- GOAL OF THE EXERCISE -
Everything from the first line of the material below through the line containing "440–250 | 0.000777 |" is to be printed exactly, and nothing more.

◇ ◇ ◇ ◇ ◇

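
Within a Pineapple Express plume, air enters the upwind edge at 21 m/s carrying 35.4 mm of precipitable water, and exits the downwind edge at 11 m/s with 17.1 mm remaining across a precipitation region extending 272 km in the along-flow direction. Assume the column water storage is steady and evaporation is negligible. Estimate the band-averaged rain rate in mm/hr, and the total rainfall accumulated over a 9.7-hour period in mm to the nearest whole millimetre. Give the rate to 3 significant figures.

Column moisture flux per unit crosswind length is F = V × PW.
Inflow: F_in = 21 × 35.4 = 743.4 mm·m/s
Outflow: F_out = 11 × 17.1 = 188.1 mm·m/s
Steady-state rate R = (F_in − F_out)/L = (743.4 − 188.1) / 272000 m = 2.042e-03 mm/s.
R = 2.042e-03 × 3600 = 7.35 mm/hr.
Over 9.7 h: total = 7.35 × 9.7 = 71.295 ≈ 71 mm.

R ≈ 7.35 mm/hr; total ≈ 71 mm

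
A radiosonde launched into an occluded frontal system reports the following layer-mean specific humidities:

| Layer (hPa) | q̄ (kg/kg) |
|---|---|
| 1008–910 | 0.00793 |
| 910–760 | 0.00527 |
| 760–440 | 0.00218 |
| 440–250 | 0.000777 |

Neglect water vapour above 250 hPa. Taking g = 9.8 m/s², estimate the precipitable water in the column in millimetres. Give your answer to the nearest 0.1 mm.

Precipitable water is the column-integrated vapour mass per unit area: PW = (1/g) Σ q̄ Δp, with q in kg/kg and Δp in Pa (1 kg/m² of water = 1 mm).
Layer 1008–910 hPa: Δp = 98 hPa = 9800 Pa, q̄ = 0.00793 kg/kg → 0.00793 × 9800 / 9.8 = 7.93 mm
Layer 910–760 hPa: Δp = 150 hPa = 15000 Pa, q̄ = 0.00527 kg/kg → 0.00527 × 15000 / 9.8 = 8.07 mm
Layer 760–440 hPa: Δp = 320 hPa = 32000 Pa, q̄ = 0.00218 kg/kg → 0.00218 × 32000 / 9.8 = 7.12 mm
Layer 440–250 hPa: Δp = 190 hPa = 19000 Pa, q̄ = 0.000777 kg/kg → 0.000777 × 19000 / 9.8 = 1.51 mm
PW = 7.93 + 8.07 + 7.12 + 1.51 = 24.63 ≈ 24.6 mm.

PW ≈ 24.6 mm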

◇ ◇ ◇ ◇ ◇

- TASK RESPONSE -
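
Within a Pineapple Express plume, air enters the upwind edge at 21 m/s carrying 35.4 mm of precipitable water, and exits the downwind edge at 11 m/s with 17.1 mm remaining across a precipitation region extending 272 km in the along-flow direction. Assume the column water storage is steady and evaporation is negligible. Estimate the band-averaged rain rate in mm/hr, and the total rainfall accumulated over a 9.7-hour period in mm to the nearest whole millimetre. Give the rate to 3 significant figures.

Column moisture flux per unit crosswind length is F = V × PW.
Inflow: F_in = 21 × 35.4 = 743.4 mm·m/s
Outflow: F_out = 11 × 17.1 = 188.1 mm·m/s
Steady-state rate R = (F_in − F_out)/L = (743.4 − 188.1) / 272000 m = 2.042e-03 mm/s.
R = 2.042e-03 × 3600 = 7.35 mm/hr.
Over 9.7 h: total = 7.35 × 9.7 = 71.295 ≈ 71 mm.

R ≈ 7.35 mm/hr; total ≈ 71 mm

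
A radiosonde launched into an occluded frontal system reports the following layer-mean specific humidities:

| Layer (hPa) | q̄ (kg/kg) |
|---|---|
| 1008–910 | 0.00793 |
| 910–760 | 0.00527 |
| 760–440 | 0.00218 |
| 440–250 | 0.000777 |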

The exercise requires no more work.